*** Block opens ***

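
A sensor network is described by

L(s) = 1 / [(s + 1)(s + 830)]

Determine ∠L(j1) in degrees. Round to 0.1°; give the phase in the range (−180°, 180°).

At s = jω = j1:
pole (s+1): 1 + j1 → |·| = √(1²+1²) = √2 ≈ 1.4142, ∠ = arctan(1/1) ≈ 45.00°
pole (s+830): 830 + j1 → |·| = √(830²+1²) = √688901 ≈ 830, ∠ = arctan(1/830) ≈ 0.07°
∠L = 0.00° − 45.07° = -45.07°

-45.1°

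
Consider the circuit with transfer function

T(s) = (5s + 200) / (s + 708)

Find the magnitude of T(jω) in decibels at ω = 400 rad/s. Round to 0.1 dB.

Substitute s = j400:
Numerator: 5(j400) + 200 = 200 + j2000
Denominator: (j400) + 708 = 708 + j400
|N| = √(200² + 2000²) ≈ 2010, ∠N ≈ 84.29°
|D| = √(708² + 400²) ≈ 813.18, ∠D ≈ 29.47°
|T| = 2010 / 813.18 ≈ 2.4718
Gain = 20 log₁₀(2.4718) ≈ 7.86 dB

7.9 dB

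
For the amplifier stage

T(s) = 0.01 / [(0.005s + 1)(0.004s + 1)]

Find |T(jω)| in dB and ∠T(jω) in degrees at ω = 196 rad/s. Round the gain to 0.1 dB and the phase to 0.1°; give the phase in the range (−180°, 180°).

-45.0 dB, -82.5°

At ω = 196 rad/s:
pole (1 + j196·0.005) = 1 + j0.98 → |·| ≈ 1.4001, ∠ ≈ 44.42°
pole (1 + j196·0.004) = 1 + j0.784 → |·| ≈ 1.2707, ∠ ≈ 38.10°
|T| = 0.01 · 1 / (1.4001 · 1.2707) ≈ 0.0056208
Gain = 20 log₁₀(0.0056208) ≈ -45.00 dB
∠T = (0°) − (44.42° + 38.10°) = -82.52°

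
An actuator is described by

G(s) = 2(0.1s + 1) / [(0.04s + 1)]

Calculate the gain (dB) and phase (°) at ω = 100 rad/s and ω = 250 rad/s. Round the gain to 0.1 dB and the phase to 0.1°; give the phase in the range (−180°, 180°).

At ω = 100 rad/s:
zero (1 + j100·0.1) = 1 + j10 → |·| ≈ 10.05, ∠ ≈ 84.29°
pole (1 + j100·0.04) = 1 + j4 → |·| ≈ 4.1231, ∠ ≈ 75.96°
|G| = 2 · 10.05 / (4.1231) ≈ 4.875
Gain = 20 log₁₀(4.875) ≈ 13.76 dB
∠G = (84.29°) − (75.96°) = 8.33°

At ω = 250 rad/s:
zero (1 + j250·0.1) = 1 + j25 → |·| ≈ 25.02, ∠ ≈ 87.71°
pole (1 + j250·0.04) = 1 + j10 → |·| ≈ 10.05, ∠ ≈ 84.29°
|G| = 2 · 25.02 / (10.05) ≈ 4.9791
Gain = 20 log₁₀(4.9791) ≈ 13.94 dB
∠G = (87.71°) − (84.29°) = 3.42°

ω = 100: 13.8 dB, 8.3°; ω = 250: 13.9 dB, 3.4°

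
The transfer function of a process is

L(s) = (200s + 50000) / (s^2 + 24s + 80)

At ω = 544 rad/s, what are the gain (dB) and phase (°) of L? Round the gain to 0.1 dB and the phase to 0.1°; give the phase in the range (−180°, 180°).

Substitute s = j544:
Numerator: 200(j544) + 50000 = 50000 + j108800
Denominator: (j544)^2 + 24(j544) + 80 = -295856 + j13056
|N| = √(50000² + 108800²) ≈ 1.1974e+05, ∠N ≈ 65.32°
|D| = √(295856² + 13056²) ≈ 2.9614e+05, ∠D ≈ 177.47°
|L| = 1.1974e+05 / 2.9614e+05 ≈ 0.40434
Gain = 20 log₁₀(0.40434) ≈ -7.87 dB
∠L = 65.32° − 177.47° = -112.15°

-7.9 dB, -112.2°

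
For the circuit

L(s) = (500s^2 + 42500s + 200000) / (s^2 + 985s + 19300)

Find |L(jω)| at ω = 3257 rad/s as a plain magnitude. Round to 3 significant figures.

480

Substitute s = j3257:
Numerator: 500(j3257)^2 + 42500(j3257) + 200000 = -5303824500 + j138422500
Denominator: (j3257)^2 + 985(j3257) + 19300 = -10588749 + j3208145
|N| = √(5303824500² + 138422500²) ≈ 5.3056e+09, ∠N ≈ 178.50°
|D| = √(10588749² + 3208145²) ≈ 1.1064e+07, ∠D ≈ 163.14°
|L| = 5.3056e+09 / 1.1064e+07 ≈ 479.54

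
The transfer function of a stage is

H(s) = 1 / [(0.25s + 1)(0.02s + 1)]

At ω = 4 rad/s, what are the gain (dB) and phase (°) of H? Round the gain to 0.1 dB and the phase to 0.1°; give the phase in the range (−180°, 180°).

At ω = 4 rad/s:
pole (1 + j4·0.25) = 1 + j1 → |·| ≈ 1.4142, ∠ ≈ 45.00°
pole (1 + j4·0.02) = 1 + j0.08 → |·| ≈ 1.0032, ∠ ≈ 4.57°
|H| = 1 · 1 / (1.4142 · 1.0032) ≈ 0.70486
Gain = 20 log₁₀(0.70486) ≈ -3.04 dB
∠H = (0°) − (45.00° + 4.57°) = -49.57°

-3.0 dB, -49.6°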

*** Block closes ***

Report how many lines above include "stage". Nothing else.

2